** What the exercise asks **
When a line in the entries below contains the word "sqrt", copy that line.

[Data provided — start]

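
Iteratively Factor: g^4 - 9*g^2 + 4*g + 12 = (g - 2)*(g^3 + 2*g^2 - 5*g - 6) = (g - 2)^2*(g^2 + 4*g + 3) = (g - 2)^2*(g + 1)*(g + 3)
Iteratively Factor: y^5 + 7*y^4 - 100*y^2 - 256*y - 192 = (y - 4)*(y^4 + 11*y^3 + 44*y^2 + 76*y + 48) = (y - 4)*(y + 3)*(y^3 + 8*y^2 + 20*y + 16) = (y - 4)*(y + 3)*(y + 4)*(y^2 + 4*y + 4) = (y - 4)*(y + 2)*(y + 3)*(y + 4)*(y + 2)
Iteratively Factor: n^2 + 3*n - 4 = (n - 1)*(n + 4)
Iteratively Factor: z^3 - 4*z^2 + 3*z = (z)*(z^2 - 4*z + 3) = z*(z - 1)*(z - 3)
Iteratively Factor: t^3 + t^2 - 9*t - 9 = (t + 3)*(t^2 - 2*t - 3) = (t - 3)*(t + 3)*(t + 1)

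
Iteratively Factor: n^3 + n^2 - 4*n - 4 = (n - 2)*(n^2 + 3*n + 2) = (n - 2)*(n + 2)*(n + 1)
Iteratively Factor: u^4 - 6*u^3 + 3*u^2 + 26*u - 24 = (u - 1)*(u^3 - 5*u^2 - 2*u + 24) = (u - 4)*(u - 1)*(u^2 - u - 6) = (u - 4)*(u - 3)*(u - 1)*(u + 2)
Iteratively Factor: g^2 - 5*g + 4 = (g - 4)*(g - 1)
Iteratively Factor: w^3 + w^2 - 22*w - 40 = (w - 5)*(w^2 + 6*w + 8) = (w - 5)*(w + 4)*(w + 2)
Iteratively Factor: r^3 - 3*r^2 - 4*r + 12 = (r - 2)*(r^2 - r - 6) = (r - 3)*(r - 2)*(r + 2)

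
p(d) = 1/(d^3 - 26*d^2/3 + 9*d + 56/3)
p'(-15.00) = 0.00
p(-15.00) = 0.00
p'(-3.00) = -0.00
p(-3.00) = -0.00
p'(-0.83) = -1.17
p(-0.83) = 0.21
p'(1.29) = 0.03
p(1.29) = 0.06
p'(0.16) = -0.02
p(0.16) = 0.05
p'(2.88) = 1.38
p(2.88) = -0.29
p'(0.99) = 0.01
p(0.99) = 0.05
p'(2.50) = 2.26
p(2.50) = 0.38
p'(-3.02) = -0.01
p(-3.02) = -0.01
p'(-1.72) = -0.06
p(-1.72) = -0.04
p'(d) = (-3*d^2 + 52*d/3 - 9)/(d^3 - 26*d^2/3 + 9*d + 56/3)^2 = 3*(-9*d^2 + 52*d - 27)/(3*d^3 - 26*d^2 + 27*d + 56)^2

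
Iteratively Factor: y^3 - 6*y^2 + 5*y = (y)*(y^2 - 6*y + 5) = y*(y - 5)*(y - 1)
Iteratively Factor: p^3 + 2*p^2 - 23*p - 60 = (p + 3)*(p^2 - p - 20) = (p + 3)*(p + 4)*(p - 5)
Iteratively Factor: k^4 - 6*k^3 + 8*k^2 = (k - 2)*(k^3 - 4*k^2) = (k - 4)*(k - 2)*(k^2) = k*(k - 4)*(k - 2)*(k)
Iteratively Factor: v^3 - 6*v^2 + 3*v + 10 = (v - 5)*(v^2 - v - 2) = (v - 5)*(v + 1)*(v - 2)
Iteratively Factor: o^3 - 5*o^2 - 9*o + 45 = (o + 3)*(o^2 - 8*o + 15) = (o - 3)*(o + 3)*(o - 5)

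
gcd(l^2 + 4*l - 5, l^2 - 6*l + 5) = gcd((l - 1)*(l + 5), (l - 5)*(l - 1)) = l - 1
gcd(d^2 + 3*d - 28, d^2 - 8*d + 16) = d - 4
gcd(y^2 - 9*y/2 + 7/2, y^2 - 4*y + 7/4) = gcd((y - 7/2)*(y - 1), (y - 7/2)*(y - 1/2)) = y - 7/2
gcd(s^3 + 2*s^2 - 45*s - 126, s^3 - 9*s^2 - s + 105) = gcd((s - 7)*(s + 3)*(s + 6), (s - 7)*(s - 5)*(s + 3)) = s^2 - 4*s - 21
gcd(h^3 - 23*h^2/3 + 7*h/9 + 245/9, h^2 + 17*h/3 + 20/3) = h + 5/3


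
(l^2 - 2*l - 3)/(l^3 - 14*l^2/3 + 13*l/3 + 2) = 3*(l + 1)/(3*l^2 - 5*l - 2)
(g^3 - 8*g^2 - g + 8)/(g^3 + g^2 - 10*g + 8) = (g^2 - 7*g - 8)/(g^2 + 2*g - 8)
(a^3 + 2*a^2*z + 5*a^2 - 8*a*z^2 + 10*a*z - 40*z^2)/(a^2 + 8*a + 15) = (a^2 + 2*a*z - 8*z^2)/(a + 3)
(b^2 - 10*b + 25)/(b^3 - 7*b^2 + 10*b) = (b - 5)/(b*(b - 2))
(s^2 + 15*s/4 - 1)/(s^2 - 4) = (s^2 + 15*s/4 - 1)/(s^2 - 4)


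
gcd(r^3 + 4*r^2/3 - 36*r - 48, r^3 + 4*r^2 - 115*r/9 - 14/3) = r + 6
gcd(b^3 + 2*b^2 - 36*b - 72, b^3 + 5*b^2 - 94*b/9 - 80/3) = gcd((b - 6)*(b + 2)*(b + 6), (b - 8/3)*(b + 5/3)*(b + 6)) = b + 6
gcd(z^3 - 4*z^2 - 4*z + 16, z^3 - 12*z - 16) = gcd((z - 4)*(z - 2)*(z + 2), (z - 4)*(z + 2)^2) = z^2 - 2*z - 8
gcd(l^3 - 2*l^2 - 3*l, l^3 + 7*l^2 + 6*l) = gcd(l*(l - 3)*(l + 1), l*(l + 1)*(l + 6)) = l^2 + l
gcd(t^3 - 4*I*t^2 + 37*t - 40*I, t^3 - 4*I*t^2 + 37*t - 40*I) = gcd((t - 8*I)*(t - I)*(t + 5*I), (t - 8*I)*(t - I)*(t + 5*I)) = t^3 - 4*I*t^2 + 37*t - 40*I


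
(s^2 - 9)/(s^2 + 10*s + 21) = (s - 3)/(s + 7)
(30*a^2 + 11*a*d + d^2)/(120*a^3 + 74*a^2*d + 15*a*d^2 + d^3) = 1/(4*a + d)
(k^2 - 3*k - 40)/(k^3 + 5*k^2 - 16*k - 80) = (k - 8)/(k^2 - 16)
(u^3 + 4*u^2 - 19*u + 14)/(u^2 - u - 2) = (u^2 + 6*u - 7)/(u + 1)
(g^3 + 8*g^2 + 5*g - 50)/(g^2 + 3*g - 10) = g + 5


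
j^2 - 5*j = j*(j - 5)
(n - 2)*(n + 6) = n^2 + 4*n - 12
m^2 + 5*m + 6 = (m + 2)*(m + 3)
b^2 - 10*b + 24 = (b - 6)*(b - 4)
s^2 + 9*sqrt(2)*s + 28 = (s + 2*sqrt(2))*(s + 7*sqrt(2))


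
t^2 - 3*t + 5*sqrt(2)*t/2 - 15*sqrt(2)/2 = (t - 3)*(t + 5*sqrt(2)/2)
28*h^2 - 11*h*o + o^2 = (-7*h + o)*(-4*h + o)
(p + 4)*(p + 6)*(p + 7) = p^3 + 17*p^2 + 94*p + 168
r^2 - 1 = (r - 1)*(r + 1)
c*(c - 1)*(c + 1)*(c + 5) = c^4 + 5*c^3 - c^2 - 5*c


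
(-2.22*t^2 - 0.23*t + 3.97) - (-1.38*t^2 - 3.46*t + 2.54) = -0.84*t^2 + 3.23*t + 1.43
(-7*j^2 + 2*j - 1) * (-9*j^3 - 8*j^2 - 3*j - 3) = 63*j^5 + 38*j^4 + 14*j^3 + 23*j^2 - 3*j + 3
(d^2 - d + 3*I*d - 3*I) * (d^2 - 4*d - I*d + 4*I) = d^4 - 5*d^3 + 2*I*d^3 + 7*d^2 - 10*I*d^2 - 15*d + 8*I*d + 12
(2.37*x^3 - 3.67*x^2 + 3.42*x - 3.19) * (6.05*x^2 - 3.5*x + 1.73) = 14.3385*x^5 - 30.4985*x^4 + 37.6361*x^3 - 37.6186*x^2 + 17.0816*x - 5.5187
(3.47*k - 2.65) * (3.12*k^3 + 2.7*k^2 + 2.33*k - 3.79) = 10.8264*k^4 + 1.101*k^3 + 0.9301*k^2 - 19.3258*k + 10.0435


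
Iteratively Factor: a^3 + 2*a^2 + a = (a + 1)*(a^2 + a) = a*(a + 1)*(a + 1)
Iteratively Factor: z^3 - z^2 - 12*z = (z + 3)*(z^2 - 4*z) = (z - 4)*(z + 3)*(z)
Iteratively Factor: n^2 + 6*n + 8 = (n + 4)*(n + 2)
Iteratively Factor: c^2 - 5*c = (c - 5)*(c)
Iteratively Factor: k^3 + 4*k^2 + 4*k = (k)*(k^2 + 4*k + 4) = k*(k + 2)*(k + 2)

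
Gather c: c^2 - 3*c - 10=c^2 - 3*c - 10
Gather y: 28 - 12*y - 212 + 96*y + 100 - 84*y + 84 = 0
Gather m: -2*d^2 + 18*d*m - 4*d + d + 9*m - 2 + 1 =-2*d^2 - 3*d + m*(18*d + 9) - 1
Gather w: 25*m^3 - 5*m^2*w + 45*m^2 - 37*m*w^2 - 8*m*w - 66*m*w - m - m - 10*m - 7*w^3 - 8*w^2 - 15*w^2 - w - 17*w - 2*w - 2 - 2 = 25*m^3 + 45*m^2 - 12*m - 7*w^3 + w^2*(-37*m - 23) + w*(-5*m^2 - 74*m - 20) - 4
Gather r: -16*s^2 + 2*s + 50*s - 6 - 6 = -16*s^2 + 52*s - 12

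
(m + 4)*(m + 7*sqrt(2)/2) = m^2 + 4*m + 7*sqrt(2)*m/2 + 14*sqrt(2)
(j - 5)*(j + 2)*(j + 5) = j^3 + 2*j^2 - 25*j - 50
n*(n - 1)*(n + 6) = n^3 + 5*n^2 - 6*n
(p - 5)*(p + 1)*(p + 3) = p^3 - p^2 - 17*p - 15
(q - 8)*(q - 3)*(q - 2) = q^3 - 13*q^2 + 46*q - 48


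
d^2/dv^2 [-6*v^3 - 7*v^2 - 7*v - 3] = -36*v - 14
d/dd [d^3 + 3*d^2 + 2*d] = 3*d^2 + 6*d + 2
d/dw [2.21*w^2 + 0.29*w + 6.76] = 4.42*w + 0.29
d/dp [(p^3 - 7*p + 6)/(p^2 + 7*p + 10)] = (p^4 + 14*p^3 + 37*p^2 - 12*p - 112)/(p^4 + 14*p^3 + 69*p^2 + 140*p + 100)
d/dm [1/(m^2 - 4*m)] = 2*(2 - m)/(m^2*(m - 4)^2)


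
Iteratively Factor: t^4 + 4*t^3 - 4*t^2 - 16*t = (t - 2)*(t^3 + 6*t^2 + 8*t) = t*(t - 2)*(t^2 + 6*t + 8) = t*(t - 2)*(t + 4)*(t + 2)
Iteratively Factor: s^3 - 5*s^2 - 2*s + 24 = (s - 4)*(s^2 - s - 6) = (s - 4)*(s - 3)*(s + 2)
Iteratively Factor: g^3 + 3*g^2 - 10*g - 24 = (g + 4)*(g^2 - g - 6) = (g - 3)*(g + 4)*(g + 2)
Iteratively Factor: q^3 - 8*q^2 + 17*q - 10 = (q - 1)*(q^2 - 7*q + 10) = (q - 2)*(q - 1)*(q - 5)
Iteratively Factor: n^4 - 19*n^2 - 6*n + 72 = (n - 2)*(n^3 + 2*n^2 - 15*n - 36) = (n - 2)*(n + 3)*(n^2 - n - 12) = (n - 2)*(n + 3)^2*(n - 4)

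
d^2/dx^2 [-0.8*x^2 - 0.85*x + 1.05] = -1.60000000000000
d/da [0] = 0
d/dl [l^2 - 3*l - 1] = 2*l - 3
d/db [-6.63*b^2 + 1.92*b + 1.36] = 1.92 - 13.26*b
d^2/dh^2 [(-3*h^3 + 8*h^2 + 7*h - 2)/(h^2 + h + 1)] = 2*(-h^3 - 39*h^2 - 36*h + 1)/(h^6 + 3*h^5 + 6*h^4 + 7*h^3 + 6*h^2 + 3*h + 1)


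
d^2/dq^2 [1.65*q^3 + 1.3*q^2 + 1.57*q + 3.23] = 9.9*q + 2.6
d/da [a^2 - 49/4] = 2*a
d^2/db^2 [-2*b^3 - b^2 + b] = -12*b - 2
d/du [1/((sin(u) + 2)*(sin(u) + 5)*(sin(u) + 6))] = (-26*sin(u) + 3*cos(u)^2 - 55)*cos(u)/((sin(u) + 2)^2*(sin(u) + 5)^2*(sin(u) + 6)^2)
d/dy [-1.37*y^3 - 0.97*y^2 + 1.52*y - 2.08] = -4.11*y^2 - 1.94*y + 1.52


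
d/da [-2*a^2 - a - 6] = -4*a - 1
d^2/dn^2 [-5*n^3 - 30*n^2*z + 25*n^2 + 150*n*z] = -30*n - 60*z + 50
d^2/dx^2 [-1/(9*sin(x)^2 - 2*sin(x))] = 2*(162*sin(x) - 27 - 241/sin(x) + 54/sin(x)^2 - 4/sin(x)^3)/(9*sin(x) - 2)^3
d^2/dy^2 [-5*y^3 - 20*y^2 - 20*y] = -30*y - 40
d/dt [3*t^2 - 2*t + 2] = 6*t - 2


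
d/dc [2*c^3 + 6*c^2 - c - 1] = 6*c^2 + 12*c - 1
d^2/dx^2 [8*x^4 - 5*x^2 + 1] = 96*x^2 - 10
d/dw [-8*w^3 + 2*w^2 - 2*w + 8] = -24*w^2 + 4*w - 2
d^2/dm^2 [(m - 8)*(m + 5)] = 2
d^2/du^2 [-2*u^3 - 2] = -12*u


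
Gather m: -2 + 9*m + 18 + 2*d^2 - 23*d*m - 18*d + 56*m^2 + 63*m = 2*d^2 - 18*d + 56*m^2 + m*(72 - 23*d) + 16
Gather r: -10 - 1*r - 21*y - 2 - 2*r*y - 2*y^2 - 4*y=r*(-2*y - 1) - 2*y^2 - 25*y - 12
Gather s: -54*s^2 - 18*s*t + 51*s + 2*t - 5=-54*s^2 + s*(51 - 18*t) + 2*t - 5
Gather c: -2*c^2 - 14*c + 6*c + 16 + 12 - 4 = -2*c^2 - 8*c + 24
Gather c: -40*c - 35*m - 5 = -40*c - 35*m - 5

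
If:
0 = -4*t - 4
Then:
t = -1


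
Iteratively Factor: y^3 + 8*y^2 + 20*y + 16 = (y + 2)*(y^2 + 6*y + 8) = (y + 2)*(y + 4)*(y + 2)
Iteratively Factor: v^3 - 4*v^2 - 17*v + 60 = (v - 5)*(v^2 + v - 12) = (v - 5)*(v - 3)*(v + 4)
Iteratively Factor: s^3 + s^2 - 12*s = (s + 4)*(s^2 - 3*s) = s*(s + 4)*(s - 3)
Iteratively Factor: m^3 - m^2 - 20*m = (m - 5)*(m^2 + 4*m) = m*(m - 5)*(m + 4)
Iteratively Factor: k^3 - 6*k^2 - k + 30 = (k - 5)*(k^2 - k - 6) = (k - 5)*(k + 2)*(k - 3)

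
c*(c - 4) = c^2 - 4*c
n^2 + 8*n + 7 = (n + 1)*(n + 7)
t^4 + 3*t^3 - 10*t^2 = t^2*(t - 2)*(t + 5)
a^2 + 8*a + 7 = (a + 1)*(a + 7)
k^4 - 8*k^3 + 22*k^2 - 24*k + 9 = (k - 3)^2*(k - 1)^2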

[Data provided — finish]

** Task solution **
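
s^2 + 9*sqrt(2)*s + 28 = (s + 2*sqrt(2))*(s + 7*sqrt(2))
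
t^2 - 3*t + 5*sqrt(2)*t/2 - 15*sqrt(2)/2 = (t - 3)*(t + 5*sqrt(2)/2)
(m + 4)*(m + 7*sqrt(2)/2) = m^2 + 4*m + 7*sqrt(2)*m/2 + 14*sqrt(2)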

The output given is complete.